What to work on
Copy the data below verbatim, leaving no line out.

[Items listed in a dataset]

───

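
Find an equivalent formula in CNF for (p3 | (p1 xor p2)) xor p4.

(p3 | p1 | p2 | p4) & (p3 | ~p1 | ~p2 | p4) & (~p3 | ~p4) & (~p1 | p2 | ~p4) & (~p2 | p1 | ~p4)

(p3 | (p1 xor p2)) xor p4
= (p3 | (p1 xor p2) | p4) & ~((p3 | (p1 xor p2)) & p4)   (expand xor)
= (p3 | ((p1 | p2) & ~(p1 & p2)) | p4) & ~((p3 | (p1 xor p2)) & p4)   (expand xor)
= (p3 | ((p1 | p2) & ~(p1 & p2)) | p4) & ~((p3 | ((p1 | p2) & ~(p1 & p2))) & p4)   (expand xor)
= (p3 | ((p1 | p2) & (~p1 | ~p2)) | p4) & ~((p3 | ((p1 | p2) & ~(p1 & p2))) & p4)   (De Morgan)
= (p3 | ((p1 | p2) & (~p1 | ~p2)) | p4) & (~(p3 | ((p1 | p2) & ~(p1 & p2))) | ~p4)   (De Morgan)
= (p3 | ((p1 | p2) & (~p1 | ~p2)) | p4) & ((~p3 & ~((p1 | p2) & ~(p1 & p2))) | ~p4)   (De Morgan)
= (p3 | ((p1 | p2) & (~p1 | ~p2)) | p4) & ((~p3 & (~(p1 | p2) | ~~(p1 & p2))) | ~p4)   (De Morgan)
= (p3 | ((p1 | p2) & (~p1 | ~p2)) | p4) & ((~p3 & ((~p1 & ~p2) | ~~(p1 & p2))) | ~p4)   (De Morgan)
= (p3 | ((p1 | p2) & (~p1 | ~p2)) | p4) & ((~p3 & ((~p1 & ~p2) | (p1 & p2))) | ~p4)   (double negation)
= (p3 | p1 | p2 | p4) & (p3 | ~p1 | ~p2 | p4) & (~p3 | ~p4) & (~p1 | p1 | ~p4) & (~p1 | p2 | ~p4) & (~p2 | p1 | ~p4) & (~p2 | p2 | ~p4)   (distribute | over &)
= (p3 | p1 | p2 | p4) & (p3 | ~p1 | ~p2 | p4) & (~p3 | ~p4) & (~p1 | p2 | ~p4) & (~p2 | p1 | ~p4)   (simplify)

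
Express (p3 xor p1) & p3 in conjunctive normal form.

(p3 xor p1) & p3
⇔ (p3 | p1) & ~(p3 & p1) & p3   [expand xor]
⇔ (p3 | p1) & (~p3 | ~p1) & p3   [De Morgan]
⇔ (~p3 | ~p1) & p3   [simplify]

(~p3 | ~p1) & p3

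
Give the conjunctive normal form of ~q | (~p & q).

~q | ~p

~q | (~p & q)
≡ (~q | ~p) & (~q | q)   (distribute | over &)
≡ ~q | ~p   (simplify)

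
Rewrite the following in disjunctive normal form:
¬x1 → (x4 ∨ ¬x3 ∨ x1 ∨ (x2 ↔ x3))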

───

Reply to the task
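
Find an equivalent formula in CNF for (p3 | (p1 xor p2)) xor p4.

(p3 | p1 | p2 | p4) & (p3 | ~p1 | ~p2 | p4) & (~p3 | ~p4) & (~p1 | p2 | ~p4) & (~p2 | p1 | ~p4)

(p3 | (p1 xor p2)) xor p4
= (p3 | (p1 xor p2) | p4) & ~((p3 | (p1 xor p2)) & p4)   (expand xor)
= (p3 | ((p1 | p2) & ~(p1 & p2)) | p4) & ~((p3 | (p1 xor p2)) & p4)   (expand xor)
= (p3 | ((p1 | p2) & ~(p1 & p2)) | p4) & ~((p3 | ((p1 | p2) & ~(p1 & p2))) & p4)   (expand xor)
= (p3 | ((p1 | p2) & (~p1 | ~p2)) | p4) & ~((p3 | ((p1 | p2) & ~(p1 & p2))) & p4)   (De Morgan)
= (p3 | ((p1 | p2) & (~p1 | ~p2)) | p4) & (~(p3 | ((p1 | p2) & ~(p1 & p2))) | ~p4)   (De Morgan)
= (p3 | ((p1 | p2) & (~p1 | ~p2)) | p4) & ((~p3 & ~((p1 | p2) & ~(p1 & p2))) | ~p4)   (De Morgan)
= (p3 | ((p1 | p2) & (~p1 | ~p2)) | p4) & ((~p3 & (~(p1 | p2) | ~~(p1 & p2))) | ~p4)   (De Morgan)
= (p3 | ((p1 | p2) & (~p1 | ~p2)) | p4) & ((~p3 & ((~p1 & ~p2) | ~~(p1 & p2))) | ~p4)   (De Morgan)
= (p3 | ((p1 | p2) & (~p1 | ~p2)) | p4) & ((~p3 & ((~p1 & ~p2) | (p1 & p2))) | ~p4)   (double negation)
= (p3 | p1 | p2 | p4) & (p3 | ~p1 | ~p2 | p4) & (~p3 | ~p4) & (~p1 | p1 | ~p4) & (~p1 | p2 | ~p4) & (~p2 | p1 | ~p4) & (~p2 | p2 | ~p4)   (distribute | over &)
= (p3 | p1 | p2 | p4) & (p3 | ~p1 | ~p2 | p4) & (~p3 | ~p4) & (~p1 | p2 | ~p4) & (~p2 | p1 | ~p4)   (simplify)

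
Express (p3 xor p1) & p3 in conjunctive normal form.

(p3 xor p1) & p3
⇔ (p3 | p1) & ~(p3 & p1) & p3   [expand xor]
⇔ (p3 | p1) & (~p3 | ~p1) & p3   [De Morgan]
⇔ (~p3 | ~p1) & p3   [simplify]

(~p3 | ~p1) & p3

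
Give the conjunctive normal form of ~q | (~p & q).

~q | ~p

~q | (~p & q)
≡ (~q | ~p) & (~q | q)   (distribute | over &)
≡ ~q | ~p   (simplify)

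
Rewrite the following in disjunctive normal form:
¬x1 → (x4 ∨ ¬x3 ∨ x1 ∨ (x2 ↔ x3))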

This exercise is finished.